> **TASK TO CARRY OUT**:
Output, word for word, every line from the line with "Without inhibitor, chymotrypsin" through the final line of the data below.

Saved entries
******
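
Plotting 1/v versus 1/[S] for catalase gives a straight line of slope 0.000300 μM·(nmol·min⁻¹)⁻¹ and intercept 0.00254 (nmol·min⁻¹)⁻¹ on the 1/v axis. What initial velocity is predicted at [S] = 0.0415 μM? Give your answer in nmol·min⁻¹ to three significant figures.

The y-intercept is 1/Vmax, so Vmax = 1/0.00254 = 394 nmol·min⁻¹.
The slope is Km/Vmax, so Km = 0.000300 × 394 = 0.118 μM.
Then v = 394 × 0.0415/(0.118 + 0.0415) = 102 nmol·min⁻¹.

102 nmol·min⁻¹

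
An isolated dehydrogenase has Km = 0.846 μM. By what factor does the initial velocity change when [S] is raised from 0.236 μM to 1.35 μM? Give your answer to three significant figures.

2.82

The fractional saturations are [S]/(Km+[S]) = 0.236/1.082 = 0.2181 and 1.35/2.196 = 0.6148.
v₂/v₁ is just their ratio: 0.6148/0.2181 = 2.82.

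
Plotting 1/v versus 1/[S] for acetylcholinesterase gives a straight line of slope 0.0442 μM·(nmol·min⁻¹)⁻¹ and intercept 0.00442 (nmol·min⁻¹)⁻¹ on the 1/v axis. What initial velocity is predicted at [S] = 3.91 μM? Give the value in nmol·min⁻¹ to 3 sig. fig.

The y-intercept is 1/Vmax, so Vmax = 1/0.00442 = 226 nmol·min⁻¹.
The slope is Km/Vmax, so Km = 0.0442 × 226 = 10.0 μM.
Then v = 226 × 3.91/(10.0 + 3.91) = 63.6 nmol·min⁻¹.

63.6 nmol·min⁻¹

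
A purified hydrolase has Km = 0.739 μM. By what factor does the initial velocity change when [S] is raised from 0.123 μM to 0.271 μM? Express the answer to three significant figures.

The fractional saturations are [S]/(Km+[S]) = 0.123/0.8620 = 0.1427 and 0.271/1.010 = 0.2683.
v₂/v₁ is just their ratio: 0.2683/0.1427 = 1.88.

1.88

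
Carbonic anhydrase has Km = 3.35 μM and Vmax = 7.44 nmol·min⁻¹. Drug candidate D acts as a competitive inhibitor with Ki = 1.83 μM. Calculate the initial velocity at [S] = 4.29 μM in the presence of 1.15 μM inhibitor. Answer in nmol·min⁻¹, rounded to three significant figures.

3.28 nmol·min⁻¹

With α = 1 + [I]/Ki = 1 + 1.15/1.83 = 1.628, the competitive rate law is v = Vmax[S] / (αKm + [S]).
v = 7.44×4.29 / (1.628×3.35 + 4.29) = 31.92/9.745 = 3.28 nmol·min⁻¹.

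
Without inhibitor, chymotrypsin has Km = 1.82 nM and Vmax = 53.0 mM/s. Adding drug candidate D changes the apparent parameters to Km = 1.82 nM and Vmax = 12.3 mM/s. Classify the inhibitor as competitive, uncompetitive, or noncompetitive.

Vmax decreases (53.0 → 12.3 mM/s) while Km is unchanged — pure noncompetitive inhibition.

noncompetitive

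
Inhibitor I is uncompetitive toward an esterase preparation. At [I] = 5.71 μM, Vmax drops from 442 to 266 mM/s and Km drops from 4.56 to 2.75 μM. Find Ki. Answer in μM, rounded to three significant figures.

8.63 μM

Uncompetitive: Vmax,app = Vmax/α (and Km,app = Km/α) with α = 1 + [I]/Ki.
α = Vmax/Vmax,app = 442/266 = 1.662.
Since α = 1 + [I]/Ki, [I]/Ki = 1.662 − 1 = 0.6617 and Ki = 5.71/0.6617 = 8.63 μM.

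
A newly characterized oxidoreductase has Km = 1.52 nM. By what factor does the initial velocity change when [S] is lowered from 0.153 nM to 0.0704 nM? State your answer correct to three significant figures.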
******
> **EXERCISE SOLUTION**:
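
Without inhibitor, chymotrypsin has Km = 1.82 nM and Vmax = 53.0 mM/s. Adding drug candidate D changes the apparent parameters to Km = 1.82 nM and Vmax = 12.3 mM/s. Classify the inhibitor as competitive, uncompetitive, or noncompetitive.

Vmax decreases (53.0 → 12.3 mM/s) while Km is unchanged — pure noncompetitive inhibition.

noncompetitive

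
Inhibitor I is uncompetitive toward an esterase preparation. At [I] = 5.71 μM, Vmax drops from 442 to 266 mM/s and Km drops from 4.56 to 2.75 μM. Find Ki. Answer in μM, rounded to three significant figures.

8.63 μM

Uncompetitive: Vmax,app = Vmax/α (and Km,app = Km/α) with α = 1 + [I]/Ki.
α = Vmax/Vmax,app = 442/266 = 1.662.
Since α = 1 + [I]/Ki, [I]/Ki = 1.662 − 1 = 0.6617 and Ki = 5.71/0.6617 = 8.63 μM.

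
A newly characterized oxidoreductase has Km = 1.52 nM. By what factor does the initial velocity change when [S] is lowered from 0.153 nM to 0.0704 nM? State your answer correct to three significant figures.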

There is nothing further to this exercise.